SUPPLIED DATA:
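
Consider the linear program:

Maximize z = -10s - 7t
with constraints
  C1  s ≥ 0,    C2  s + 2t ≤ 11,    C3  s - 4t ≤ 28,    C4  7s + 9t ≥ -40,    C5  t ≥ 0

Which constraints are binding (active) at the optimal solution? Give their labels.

Corner points and z = -10s - 7t:
  (0, 11/2) → z = -77/2
  (0, 0) → z = 0
  (11, 0) → z = -110

The maximum is at (0, 0). Substituting into each constraint, equality holds for C1 and C5; the remaining constraints have slack.

C1 and C5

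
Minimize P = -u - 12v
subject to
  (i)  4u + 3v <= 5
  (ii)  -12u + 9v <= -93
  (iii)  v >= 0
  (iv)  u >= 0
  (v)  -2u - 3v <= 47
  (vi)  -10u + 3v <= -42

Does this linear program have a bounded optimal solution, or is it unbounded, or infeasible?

The boundaries 4u + 3v = 5 and -12u + 9v = -93 meet at (9/2, -13/3), but that point violates v ≥ 0. Every candidate vertex is excluded by some other constraint, so the feasible region is empty.

infeasible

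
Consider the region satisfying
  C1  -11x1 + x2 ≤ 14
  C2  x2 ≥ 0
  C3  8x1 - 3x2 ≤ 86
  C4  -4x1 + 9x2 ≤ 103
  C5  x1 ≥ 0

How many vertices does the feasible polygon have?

Intersecting each pair of boundary lines and keeping only the points that satisfy every inequality leaves:
  (43/4, 0)
  (0, 0)
  (361/20, 292/15)
  (0, 103/9)

4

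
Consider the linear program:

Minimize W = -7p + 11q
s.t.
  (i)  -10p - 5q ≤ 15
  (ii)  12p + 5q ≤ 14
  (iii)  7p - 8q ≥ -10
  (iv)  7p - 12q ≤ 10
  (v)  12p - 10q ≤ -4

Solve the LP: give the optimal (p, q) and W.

p = -17/16, q = -7/8, minimum W = -35/16

Extreme points and W = -7p + 11q:
  (-34/23, -1/23) → W = 227/23
  (-17/16, -7/8) → W = -35/16
  (62/131, 218/131) → W = 1964/131
  (2/3, 6/5) → W = 128/15

At the optimal vertex, -10p - 5q = 15 and 12p - 10q = -4.
Solving simultaneously gives p = -17/16, q = -7/8.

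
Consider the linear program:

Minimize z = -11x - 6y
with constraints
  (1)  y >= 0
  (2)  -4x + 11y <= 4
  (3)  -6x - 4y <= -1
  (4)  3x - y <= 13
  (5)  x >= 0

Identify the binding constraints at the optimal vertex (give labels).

Vertices and z = -11x - 6y:
  (1/6, 0) → z = -11/6
  (13/3, 0) → z = -143/3
  (147/29, 64/29) → z = -69
  (0, 4/11) → z = -24/11
  (0, 1/4) → z = -3/2

The minimum is at (147/29, 64/29). Substituting into each constraint, equality holds for (2) and (4); the remaining constraints have slack.

(2) and (4)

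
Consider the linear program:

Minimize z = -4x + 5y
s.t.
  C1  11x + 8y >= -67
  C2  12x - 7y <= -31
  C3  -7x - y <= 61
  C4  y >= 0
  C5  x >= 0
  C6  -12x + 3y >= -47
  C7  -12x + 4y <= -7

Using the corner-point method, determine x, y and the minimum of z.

x = 173/36, y = 38/3, minimum z = 397/9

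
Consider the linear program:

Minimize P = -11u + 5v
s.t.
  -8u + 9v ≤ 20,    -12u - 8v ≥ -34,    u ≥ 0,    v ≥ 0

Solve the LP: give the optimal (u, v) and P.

u = 17/6, v = 0, minimum P = -187/6

Feasible corners and P = -11u + 5v:
  (73/86, 128/43) → P = 477/86
  (0, 20/9) → P = 100/9
  (17/6, 0) → P = -187/6
  (0, 0) → P = 0

At the optimal vertex, -12u - 8v = -34 and v = 0.
Solving simultaneously gives u = 17/6, v = 0.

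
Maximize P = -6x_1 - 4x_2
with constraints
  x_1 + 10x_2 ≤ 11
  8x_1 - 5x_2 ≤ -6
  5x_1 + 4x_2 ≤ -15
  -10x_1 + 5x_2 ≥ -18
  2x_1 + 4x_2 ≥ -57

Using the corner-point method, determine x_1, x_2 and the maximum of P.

x_1 = -307/8, x_2 = 79/16, maximum P = 421/2

Corner points and P = -6x_1 - 4x_2:
  (-97/23, 35/23) → P = 442/23
  (-307/8, 79/16) → P = 421/2
  (-33/19, -30/19) → P = 318/19
  (-103/14, -74/7) → P = 605/7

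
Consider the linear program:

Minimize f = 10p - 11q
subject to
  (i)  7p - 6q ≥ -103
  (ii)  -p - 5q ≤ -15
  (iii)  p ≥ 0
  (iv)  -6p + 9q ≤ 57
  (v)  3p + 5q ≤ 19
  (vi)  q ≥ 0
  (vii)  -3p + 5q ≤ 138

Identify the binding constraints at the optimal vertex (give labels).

Corner points and f = 10p - 11q:
  (0, 3) → f = -33
  (2, 13/5) → f = -43/5
  (0, 19/5) → f = -209/5

The minimum is at (0, 19/5). Substituting into each constraint, equality holds for (iii) and (v); the remaining constraints have slack.

(iii) and (v)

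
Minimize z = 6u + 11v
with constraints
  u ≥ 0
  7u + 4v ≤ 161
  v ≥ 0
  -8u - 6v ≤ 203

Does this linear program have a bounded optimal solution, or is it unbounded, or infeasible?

bounded optimum

Vertices and z = 6u + 11v:
  (0, 161/4) → z = 1771/4
  (0, 0) → z = 0
  (23, 0) → z = 138
The feasible region has finitely many vertices and no improving ray; the minimum is 0 at (0, 0).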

PROBLEM REQUIREMENTS: Which lines in the records contain the word "Minimize"? Copy each one.

FINISHED TASK:
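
Minimize P = -u - 12v
Minimize W = -7p + 11q
Minimize z = -11x - 6y
Minimize z = -4x + 5y
Minimize P = -11u + 5v
Minimize f = 10p - 11q
Minimize z = 6u + 11v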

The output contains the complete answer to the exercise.